Taking the records line by line, how many lines contain the word "coefficient"? Answer with the number only.

Stored data entries:
####

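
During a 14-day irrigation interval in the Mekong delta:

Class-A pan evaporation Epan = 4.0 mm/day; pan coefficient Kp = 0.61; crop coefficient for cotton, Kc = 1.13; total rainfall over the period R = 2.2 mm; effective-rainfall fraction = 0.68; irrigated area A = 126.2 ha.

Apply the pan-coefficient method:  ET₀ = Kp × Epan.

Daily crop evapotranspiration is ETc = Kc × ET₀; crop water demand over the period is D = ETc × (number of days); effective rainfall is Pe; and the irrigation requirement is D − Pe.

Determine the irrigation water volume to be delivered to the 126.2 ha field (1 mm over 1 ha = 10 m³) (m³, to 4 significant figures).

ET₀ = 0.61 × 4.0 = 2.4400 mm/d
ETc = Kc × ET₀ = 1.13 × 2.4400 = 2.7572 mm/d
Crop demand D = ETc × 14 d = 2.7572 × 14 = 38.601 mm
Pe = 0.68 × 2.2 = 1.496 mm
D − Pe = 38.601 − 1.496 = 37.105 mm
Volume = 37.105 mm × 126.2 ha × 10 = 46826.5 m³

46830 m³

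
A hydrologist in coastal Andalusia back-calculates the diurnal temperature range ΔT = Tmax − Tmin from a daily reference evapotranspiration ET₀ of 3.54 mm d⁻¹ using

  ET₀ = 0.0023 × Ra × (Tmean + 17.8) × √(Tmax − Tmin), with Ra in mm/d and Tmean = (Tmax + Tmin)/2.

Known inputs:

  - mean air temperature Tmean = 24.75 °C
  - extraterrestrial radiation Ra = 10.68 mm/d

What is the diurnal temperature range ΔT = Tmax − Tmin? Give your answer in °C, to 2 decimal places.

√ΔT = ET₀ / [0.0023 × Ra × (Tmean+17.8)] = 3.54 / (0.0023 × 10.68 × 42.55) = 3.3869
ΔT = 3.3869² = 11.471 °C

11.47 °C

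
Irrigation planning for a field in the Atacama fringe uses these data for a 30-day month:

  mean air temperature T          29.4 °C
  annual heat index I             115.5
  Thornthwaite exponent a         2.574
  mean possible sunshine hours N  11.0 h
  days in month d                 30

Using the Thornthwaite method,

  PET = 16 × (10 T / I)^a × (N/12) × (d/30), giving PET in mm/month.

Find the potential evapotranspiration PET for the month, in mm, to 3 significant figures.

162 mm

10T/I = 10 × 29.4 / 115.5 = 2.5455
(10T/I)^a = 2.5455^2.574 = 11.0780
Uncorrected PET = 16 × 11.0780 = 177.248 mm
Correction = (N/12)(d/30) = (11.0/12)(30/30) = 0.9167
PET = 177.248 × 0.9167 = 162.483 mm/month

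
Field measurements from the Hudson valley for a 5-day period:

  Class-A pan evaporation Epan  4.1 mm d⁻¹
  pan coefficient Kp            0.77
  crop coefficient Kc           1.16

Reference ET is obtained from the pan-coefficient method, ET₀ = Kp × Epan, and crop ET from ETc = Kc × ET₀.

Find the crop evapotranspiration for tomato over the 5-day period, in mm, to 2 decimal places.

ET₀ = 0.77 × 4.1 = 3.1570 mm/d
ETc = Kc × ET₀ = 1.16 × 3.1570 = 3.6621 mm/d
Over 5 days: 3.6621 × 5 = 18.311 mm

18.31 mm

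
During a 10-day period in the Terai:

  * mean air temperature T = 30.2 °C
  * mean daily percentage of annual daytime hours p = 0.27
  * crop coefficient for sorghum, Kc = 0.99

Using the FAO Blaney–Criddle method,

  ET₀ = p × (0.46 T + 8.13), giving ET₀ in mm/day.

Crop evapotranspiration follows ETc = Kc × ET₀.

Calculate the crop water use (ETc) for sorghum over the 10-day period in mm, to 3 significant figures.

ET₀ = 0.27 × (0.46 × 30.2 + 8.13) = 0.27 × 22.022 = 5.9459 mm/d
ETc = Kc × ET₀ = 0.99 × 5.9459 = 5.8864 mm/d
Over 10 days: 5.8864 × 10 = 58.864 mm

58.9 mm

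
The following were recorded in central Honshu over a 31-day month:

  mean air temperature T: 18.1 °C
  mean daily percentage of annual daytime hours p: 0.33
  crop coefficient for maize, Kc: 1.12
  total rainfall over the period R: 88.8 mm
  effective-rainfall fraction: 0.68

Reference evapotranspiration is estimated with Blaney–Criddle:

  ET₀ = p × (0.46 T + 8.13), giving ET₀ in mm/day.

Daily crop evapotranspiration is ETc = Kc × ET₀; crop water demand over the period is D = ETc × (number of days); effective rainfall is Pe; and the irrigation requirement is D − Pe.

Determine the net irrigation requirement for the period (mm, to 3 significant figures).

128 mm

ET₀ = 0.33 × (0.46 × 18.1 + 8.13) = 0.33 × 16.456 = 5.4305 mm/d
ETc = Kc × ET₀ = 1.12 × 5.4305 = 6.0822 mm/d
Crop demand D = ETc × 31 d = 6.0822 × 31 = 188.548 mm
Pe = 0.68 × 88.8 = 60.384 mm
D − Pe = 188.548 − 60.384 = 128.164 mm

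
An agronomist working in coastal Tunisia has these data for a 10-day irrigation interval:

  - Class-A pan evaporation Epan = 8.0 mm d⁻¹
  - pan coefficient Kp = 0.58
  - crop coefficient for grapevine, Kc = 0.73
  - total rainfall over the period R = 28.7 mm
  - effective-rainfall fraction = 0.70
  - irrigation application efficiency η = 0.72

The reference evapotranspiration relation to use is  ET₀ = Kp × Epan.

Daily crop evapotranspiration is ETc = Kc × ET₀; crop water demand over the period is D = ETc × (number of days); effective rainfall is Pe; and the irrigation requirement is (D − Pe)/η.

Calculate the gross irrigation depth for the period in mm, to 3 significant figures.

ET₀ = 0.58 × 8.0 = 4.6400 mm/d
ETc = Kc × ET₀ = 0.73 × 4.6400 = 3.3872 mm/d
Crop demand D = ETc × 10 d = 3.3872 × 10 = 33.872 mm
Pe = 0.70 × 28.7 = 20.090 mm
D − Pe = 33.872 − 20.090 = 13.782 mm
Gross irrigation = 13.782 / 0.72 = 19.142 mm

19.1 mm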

####

- [SOLVED EXERCISE]: 9